Dataset entries
========================================

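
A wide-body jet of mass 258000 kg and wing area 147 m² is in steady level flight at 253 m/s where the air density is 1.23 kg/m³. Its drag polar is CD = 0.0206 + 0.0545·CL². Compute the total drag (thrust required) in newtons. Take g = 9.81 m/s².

Weight W = mg = 258000 × 9.81 = 2.531×10^6 N; in level flight L = W.
q = ½ρv² = ½ × 1.23 × 253² = 39370 Pa.
CL = W/(q·S) = 2.531×10^6 / (39370 × 147) = 0.4374.
CD = 0.0206 + 0.0545 × 0.4374² = 0.03103.
D = q·S·CD = 39370 × 147 × 0.03103 = 1.795×10^5 N

D = 1.8×10^5 N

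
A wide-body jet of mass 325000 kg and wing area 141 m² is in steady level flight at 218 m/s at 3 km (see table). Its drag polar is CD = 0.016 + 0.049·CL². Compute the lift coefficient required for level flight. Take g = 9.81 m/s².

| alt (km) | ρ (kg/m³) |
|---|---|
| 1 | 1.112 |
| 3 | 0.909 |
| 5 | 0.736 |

At 3 km, from the table: ρ = 0.909 kg/m³.
Weight W = mg = 325000 × 9.81 = 3.1882×10^6 N; in level flight L = W.
Dynamic pressure q = 0.5 × 0.909 × 218² = 21600 Pa.
CL = W/(q·S) = 3.1882×10^6 / (21600 × 141) = 1.047.

CL = 1.05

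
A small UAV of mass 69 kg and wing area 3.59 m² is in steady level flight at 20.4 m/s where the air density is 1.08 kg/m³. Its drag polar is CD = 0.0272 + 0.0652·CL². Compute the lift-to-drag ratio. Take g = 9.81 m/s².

L/D = 11.5

Weight W = mg = 69 × 9.81 = 676.89 N; in level flight L = W.
q = ½ρv² = ½ × 1.08 × 20.4² = 224.7 Pa.
CL = W/(q·S) = 676.89 / (224.7 × 3.59) = 0.839.
CD = 0.0272 + 0.0652 × 0.839² = 0.0731.
L/D = CL/CD = 0.839 / 0.0731 = 11.5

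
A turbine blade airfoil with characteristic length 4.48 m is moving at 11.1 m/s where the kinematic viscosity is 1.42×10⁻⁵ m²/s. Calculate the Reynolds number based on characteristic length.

Re = v·c/ν = 11.1 × 4.48 / (1.42×10⁻⁵) = 3.5×10^6

Re = 3.5×10^6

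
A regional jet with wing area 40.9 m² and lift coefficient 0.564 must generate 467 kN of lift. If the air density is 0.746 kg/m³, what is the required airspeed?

v = 233 m/s

L = ½ρv²S·CL ⇒ v = √(2L/(ρ·S·CL))
v = √(2 × 4.67×10^5 / (0.746 × 40.9 × 0.564)) = √54280 = 233 m/s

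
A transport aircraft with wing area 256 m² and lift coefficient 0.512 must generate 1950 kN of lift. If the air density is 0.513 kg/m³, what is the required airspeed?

L = ½ρv²S·CL ⇒ v = √(2L/(ρ·S·CL))
v = √(2 × 1.95×10^6 / (0.513 × 256 × 0.512)) = √58000 = 241 m/s

v = 241 m/s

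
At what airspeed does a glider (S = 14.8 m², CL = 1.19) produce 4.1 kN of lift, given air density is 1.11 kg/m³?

L = ½ρv²S·CL ⇒ v = √(2L/(ρ·S·CL))
v = √(2 × 4100 / (1.11 × 14.8 × 1.19)) = √419.5 = 20.5 m/s

v = 20.5 m/s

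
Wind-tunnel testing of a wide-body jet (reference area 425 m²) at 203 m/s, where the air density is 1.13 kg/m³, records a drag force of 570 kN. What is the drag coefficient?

CD = 0.0576

From D = ½ρv²S·CD, rearranging gives CD = 2D/(ρv²S).
CD = 2 × 5.7×10^5 / (1.13 × 203² × 425) = 0.0576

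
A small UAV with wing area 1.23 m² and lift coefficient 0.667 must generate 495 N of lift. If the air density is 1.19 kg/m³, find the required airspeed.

L = ½ρv²S·CL ⇒ v = √(2L/(ρ·S·CL))
v = √(2 × 495 / (1.19 × 1.23 × 0.667)) = √1014 = 31.8 m/s

v = 31.8 m/s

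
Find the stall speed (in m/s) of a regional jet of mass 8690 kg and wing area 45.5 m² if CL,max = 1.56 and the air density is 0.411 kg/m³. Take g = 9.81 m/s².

At stall, lift equals weight: L = W = m·g = 8690 × 9.81 = 85250 N.
From L = ½ρV²S·CL,max = W: V_stall = √(2W/(ρSCL,max)) = √(2·85250/(0.411·45.5·1.56))
V_stall = √5844 = 76.4 m/s

V_stall = 76.4 m/s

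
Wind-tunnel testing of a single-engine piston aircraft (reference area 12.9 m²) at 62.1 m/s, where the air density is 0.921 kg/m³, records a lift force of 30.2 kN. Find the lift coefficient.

CL = 1.32

From L = ½ρv²S·CL, rearranging gives CL = 2L/(ρv²S).
CL = 2 × 30200 / (0.921 × 62.1² × 12.9) = 1.32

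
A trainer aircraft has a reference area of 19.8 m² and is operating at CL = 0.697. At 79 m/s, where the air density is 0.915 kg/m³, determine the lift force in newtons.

L = ½ρv²S·CL = ½ × 0.915 × 79² × 19.8 × 0.697 = 39400 N ≈ 39.4 kN

L = 39400 N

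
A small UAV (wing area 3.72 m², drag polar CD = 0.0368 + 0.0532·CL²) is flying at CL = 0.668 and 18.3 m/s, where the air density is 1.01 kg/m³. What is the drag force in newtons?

CD = 0.0368 + 0.0532 × 0.668² = 0.06054
D = ½ρv²S·CD = ½ × 1.01 × 18.3² × 3.72 × 0.06054 = 38.1 N

D = 38.1 N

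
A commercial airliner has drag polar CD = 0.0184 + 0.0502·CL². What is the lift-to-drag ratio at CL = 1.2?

L/D = 13.2

CD = 0.0184 + 0.0502 × 1.2² = 0.09069
L/D = CL/CD = 1.2 / 0.09069 = 13.2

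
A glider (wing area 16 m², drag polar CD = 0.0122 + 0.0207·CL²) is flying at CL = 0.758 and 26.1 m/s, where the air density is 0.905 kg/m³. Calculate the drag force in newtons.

CD = 0.0122 + 0.0207 × 0.758² = 0.02409
D = ½ρv²S·CD = ½ × 0.905 × 26.1² × 16 × 0.02409 = 119 N

D = 119 N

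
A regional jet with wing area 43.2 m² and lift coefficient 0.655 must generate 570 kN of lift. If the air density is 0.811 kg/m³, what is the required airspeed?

v = 223 m/s

L = ½ρv²S·CL ⇒ v = √(2L/(ρ·S·CL))
v = √(2 × 5.7×10^5 / (0.811 × 43.2 × 0.655)) = √49680 = 223 m/s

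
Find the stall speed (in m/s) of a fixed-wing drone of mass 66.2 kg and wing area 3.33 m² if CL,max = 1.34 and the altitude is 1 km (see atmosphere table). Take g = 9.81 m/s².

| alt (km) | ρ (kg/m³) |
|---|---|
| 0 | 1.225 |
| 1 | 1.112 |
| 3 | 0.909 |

V_stall = 16.2 m/s

At 1 km, from the table: ρ = 1.112 kg/m³.
At stall, lift equals weight: L = W = m·g = 66.2 × 9.81 = 649.4 N.
From L = ½ρV²S·CL,max = W: V_stall = √(2W/(ρSCL,max)) = √(2·649.4/(1.112·3.33·1.34))
V_stall = √261.8 = 16.2 m/s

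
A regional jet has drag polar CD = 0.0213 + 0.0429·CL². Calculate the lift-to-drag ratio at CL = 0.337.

L/D = 12.9

CD = 0.0213 + 0.0429 × 0.337² = 0.02617
L/D = CL/CD = 0.337 / 0.02617 = 12.9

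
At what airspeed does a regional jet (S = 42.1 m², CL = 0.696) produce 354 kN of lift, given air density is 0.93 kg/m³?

v = 161 m/s

L = ½ρv²S·CL ⇒ v = √(2L/(ρ·S·CL))
v = √(2 × 3.54×10^5 / (0.93 × 42.1 × 0.696)) = √25980 = 161 m/s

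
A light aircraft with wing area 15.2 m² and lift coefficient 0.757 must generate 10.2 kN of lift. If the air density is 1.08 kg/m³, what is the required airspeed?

v = 40.5 m/s

L = ½ρv²S·CL ⇒ v = √(2L/(ρ·S·CL))
v = √(2 × 10200 / (1.08 × 15.2 × 0.757)) = √1642 = 40.5 m/s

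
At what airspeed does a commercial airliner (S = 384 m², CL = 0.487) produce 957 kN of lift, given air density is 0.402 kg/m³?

L = ½ρv²S·CL ⇒ v = √(2L/(ρ·S·CL))
v = √(2 × 9.57×10^5 / (0.402 × 384 × 0.487)) = √25460 = 160 m/s

v = 160 m/s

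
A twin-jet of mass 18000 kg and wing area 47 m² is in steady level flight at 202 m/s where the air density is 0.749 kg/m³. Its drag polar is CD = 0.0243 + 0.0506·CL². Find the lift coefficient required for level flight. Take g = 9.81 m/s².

CL = 0.246

Weight W = mg = 18000 × 9.81 = 1.7658×10^5 N; in level flight L = W.
q = ½ρv² = ½ × 0.749 × 202² = 15280 Pa.
CL = W/(q·S) = 1.7658×10^5 / (15280 × 47) = 0.2459.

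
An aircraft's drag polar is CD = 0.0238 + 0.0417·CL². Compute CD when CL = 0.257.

CD = 0.0266

CD = 0.0238 + 0.0417 × 0.257² = 0.0238 + 0.002754 = 0.0266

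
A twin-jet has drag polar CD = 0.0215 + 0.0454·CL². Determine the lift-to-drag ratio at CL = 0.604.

CD = 0.0215 + 0.0454 × 0.604² = 0.03806
L/D = CL/CD = 0.604 / 0.03806 = 15.9

L/D = 15.9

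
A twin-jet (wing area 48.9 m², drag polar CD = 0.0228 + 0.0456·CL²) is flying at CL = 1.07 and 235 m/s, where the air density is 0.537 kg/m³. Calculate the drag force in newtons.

D = 54400 N

CD = 0.0228 + 0.0456 × 1.07² = 0.07501
D = ½ρv²S·CD = ½ × 0.537 × 235² × 48.9 × 0.07501 = 54400 N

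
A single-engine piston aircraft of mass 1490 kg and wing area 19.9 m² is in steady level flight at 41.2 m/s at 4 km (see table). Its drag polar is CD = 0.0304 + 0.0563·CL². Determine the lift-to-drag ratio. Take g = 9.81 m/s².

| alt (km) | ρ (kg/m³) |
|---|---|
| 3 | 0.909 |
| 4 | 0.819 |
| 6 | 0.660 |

L/D = 11.3

At 4 km, from the table: ρ = 0.819 kg/m³.
In steady level flight, lift balances weight: W = mg = 1490 × 9.81 = 14617 N.
Dynamic pressure q = 0.5 × 0.819 × 41.2² = 695.1 Pa.
Required CL = L/(qS) = 14617/(695.1·19.9) = 1.057.
CD = 0.0304 + 0.0563 × 1.057² = 0.09327.
L/D = CL/CD = 1.057 / 0.09327 = 11.3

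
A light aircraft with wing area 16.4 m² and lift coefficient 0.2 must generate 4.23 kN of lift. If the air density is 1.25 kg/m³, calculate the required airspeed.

v = 45.4 m/s

L = ½ρv²S·CL ⇒ v = √(2L/(ρ·S·CL))
v = √(2 × 4230 / (1.25 × 16.4 × 0.2)) = √2063 = 45.4 m/s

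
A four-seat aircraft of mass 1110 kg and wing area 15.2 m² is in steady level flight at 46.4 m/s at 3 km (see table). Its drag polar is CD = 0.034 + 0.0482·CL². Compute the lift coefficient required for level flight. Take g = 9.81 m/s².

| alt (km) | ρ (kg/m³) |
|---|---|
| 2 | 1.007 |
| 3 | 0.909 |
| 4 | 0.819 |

CL = 0.732

At 3 km, from the table: ρ = 0.909 kg/m³.
In steady level flight, lift balances weight: W = mg = 1110 × 9.81 = 10889 N.
Dynamic pressure q = 0.5 × 0.909 × 46.4² = 978.5 Pa.
CL = W/(q·S) = 10889 / (978.5 × 15.2) = 0.7321.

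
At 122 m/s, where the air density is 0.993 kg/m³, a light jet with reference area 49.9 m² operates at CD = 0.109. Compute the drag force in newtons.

D = ½ρv²S·CD = ½ × 0.993 × 122² × 49.9 × 0.109 = 40200 N ≈ 40.2 kN

D = 40200 N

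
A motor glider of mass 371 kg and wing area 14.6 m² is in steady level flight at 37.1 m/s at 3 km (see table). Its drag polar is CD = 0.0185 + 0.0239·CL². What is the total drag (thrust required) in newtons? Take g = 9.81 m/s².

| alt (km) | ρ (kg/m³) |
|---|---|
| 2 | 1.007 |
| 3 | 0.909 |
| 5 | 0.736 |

At 3 km, from the table: ρ = 0.909 kg/m³.
In steady level flight, lift balances weight: W = mg = 371 × 9.81 = 3639.5 N.
Dynamic pressure q = 0.5 × 0.909 × 37.1² = 625.6 Pa.
CL = W/(q·S) = 3639.5 / (625.6 × 14.6) = 0.3985.
CD = 0.0185 + 0.0239 × 0.3985² = 0.0223.
D = q·S·CD = 625.6 × 14.6 × 0.0223 = 203.6 N

D = 204 N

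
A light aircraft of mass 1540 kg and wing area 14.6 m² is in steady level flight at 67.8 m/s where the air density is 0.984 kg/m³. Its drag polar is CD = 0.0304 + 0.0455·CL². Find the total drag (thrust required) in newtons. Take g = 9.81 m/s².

Weight W = mg = 1540 × 9.81 = 15107 N; in level flight L = W.
q = ½ρv² = ½ × 0.984 × 67.8² = 2262 Pa.
Required CL = L/(qS) = 15107/(2262·14.6) = 0.4575.
CD = 0.0304 + 0.0455 × 0.4575² = 0.03992.
D = q·S·CD = 2262 × 14.6 × 0.03992 = 1318 N

D = 1320 N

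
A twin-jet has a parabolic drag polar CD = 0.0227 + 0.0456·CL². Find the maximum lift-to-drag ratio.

(L/D)max = 15.5

For CD = CD0 + K·CL², (L/D)max occurs at CL* = √(CD0/K) and equals 1/(2√(K·CD0)).
(L/D)max = 1/(2√(0.0456 × 0.0227)) = 1/(2 × 0.03217) = 15.5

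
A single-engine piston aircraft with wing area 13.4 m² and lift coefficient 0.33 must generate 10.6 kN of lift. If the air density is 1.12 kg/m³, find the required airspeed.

v = 65.4 m/s

L = ½ρv²S·CL ⇒ v = √(2L/(ρ·S·CL))
v = √(2 × 10600 / (1.12 × 13.4 × 0.33)) = √4281 = 65.4 m/s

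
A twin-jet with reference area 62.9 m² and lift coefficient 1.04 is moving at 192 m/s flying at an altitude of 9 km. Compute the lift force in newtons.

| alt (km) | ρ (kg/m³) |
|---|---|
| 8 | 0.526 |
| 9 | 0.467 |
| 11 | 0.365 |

At 9 km, from the table: ρ = 0.467 kg/m³.
L = ½ρv²S·CL = ½ × 0.467 × 192² × 62.9 × 1.04 = 5.63×10^5 N ≈ 563 kN

L = 5.63×10^5 N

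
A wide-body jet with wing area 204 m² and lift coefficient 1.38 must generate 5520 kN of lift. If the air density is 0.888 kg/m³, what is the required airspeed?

v = 210 m/s

L = ½ρv²S·CL ⇒ v = √(2L/(ρ·S·CL))
v = √(2 × 5.52×10^6 / (0.888 × 204 × 1.38)) = √44160 = 210 m/s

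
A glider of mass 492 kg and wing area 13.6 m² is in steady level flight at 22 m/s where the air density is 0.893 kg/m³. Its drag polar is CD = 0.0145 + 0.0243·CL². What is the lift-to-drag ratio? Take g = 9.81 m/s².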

========================================

- Exercise
In the records above, locate each line with the word "altitude". Copy all such lines.

- Output for this exercise
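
Find the stall speed (in m/s) of a fixed-wing drone of mass 66.2 kg and wing area 3.33 m² if CL,max = 1.34 and the altitude is 1 km (see atmosphere table). Take g = 9.81 m/s².
A twin-jet with reference area 62.9 m² and lift coefficient 1.04 is moving at 192 m/s flying at an altitude of 9 km. Compute the lift force in newtons.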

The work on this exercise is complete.